In the records that follow, find each line containing "polygon" and copy it.
▬▬▬
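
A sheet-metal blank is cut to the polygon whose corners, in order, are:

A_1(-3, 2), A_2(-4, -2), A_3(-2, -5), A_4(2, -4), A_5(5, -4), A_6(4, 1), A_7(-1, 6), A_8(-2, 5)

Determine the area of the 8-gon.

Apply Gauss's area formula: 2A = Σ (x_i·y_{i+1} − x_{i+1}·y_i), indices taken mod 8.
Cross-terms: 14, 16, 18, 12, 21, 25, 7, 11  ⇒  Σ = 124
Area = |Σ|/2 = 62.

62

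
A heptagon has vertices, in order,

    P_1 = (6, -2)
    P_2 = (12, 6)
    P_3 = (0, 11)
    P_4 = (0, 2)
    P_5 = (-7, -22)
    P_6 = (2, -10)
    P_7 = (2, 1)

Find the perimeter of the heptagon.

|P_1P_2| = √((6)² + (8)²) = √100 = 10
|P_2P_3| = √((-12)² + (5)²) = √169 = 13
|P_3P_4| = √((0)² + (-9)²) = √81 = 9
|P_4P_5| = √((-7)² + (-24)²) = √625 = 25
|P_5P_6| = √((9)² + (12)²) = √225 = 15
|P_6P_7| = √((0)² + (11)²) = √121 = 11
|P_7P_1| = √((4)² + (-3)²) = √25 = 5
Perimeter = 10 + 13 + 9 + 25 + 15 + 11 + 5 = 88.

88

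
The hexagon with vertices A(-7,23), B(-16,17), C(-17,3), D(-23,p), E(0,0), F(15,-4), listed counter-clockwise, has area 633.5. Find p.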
▬▬▬
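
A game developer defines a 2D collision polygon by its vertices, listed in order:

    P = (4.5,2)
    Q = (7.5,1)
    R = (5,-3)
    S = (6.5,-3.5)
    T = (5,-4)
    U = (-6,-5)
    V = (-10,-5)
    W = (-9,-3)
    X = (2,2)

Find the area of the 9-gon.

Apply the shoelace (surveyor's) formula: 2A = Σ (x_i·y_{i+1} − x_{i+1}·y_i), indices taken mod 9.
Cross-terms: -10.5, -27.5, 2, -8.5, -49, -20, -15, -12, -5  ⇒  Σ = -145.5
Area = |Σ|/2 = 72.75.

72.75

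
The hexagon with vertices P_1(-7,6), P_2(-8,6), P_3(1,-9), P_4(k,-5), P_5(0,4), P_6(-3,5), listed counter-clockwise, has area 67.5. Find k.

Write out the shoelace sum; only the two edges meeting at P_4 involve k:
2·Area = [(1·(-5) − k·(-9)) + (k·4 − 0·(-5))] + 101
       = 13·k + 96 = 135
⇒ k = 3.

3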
▬▬▬
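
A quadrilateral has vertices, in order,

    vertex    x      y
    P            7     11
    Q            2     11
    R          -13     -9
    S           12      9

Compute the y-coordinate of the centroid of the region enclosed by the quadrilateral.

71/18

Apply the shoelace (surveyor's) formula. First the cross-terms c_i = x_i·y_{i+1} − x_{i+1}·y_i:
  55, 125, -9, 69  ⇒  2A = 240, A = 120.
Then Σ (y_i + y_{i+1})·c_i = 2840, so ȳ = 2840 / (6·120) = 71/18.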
▬▬▬
Your response:
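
A sheet-metal blank is cut to the polygon whose corners, in order, are:
A game developer defines a 2D collision polygon by its vertices, listed in order: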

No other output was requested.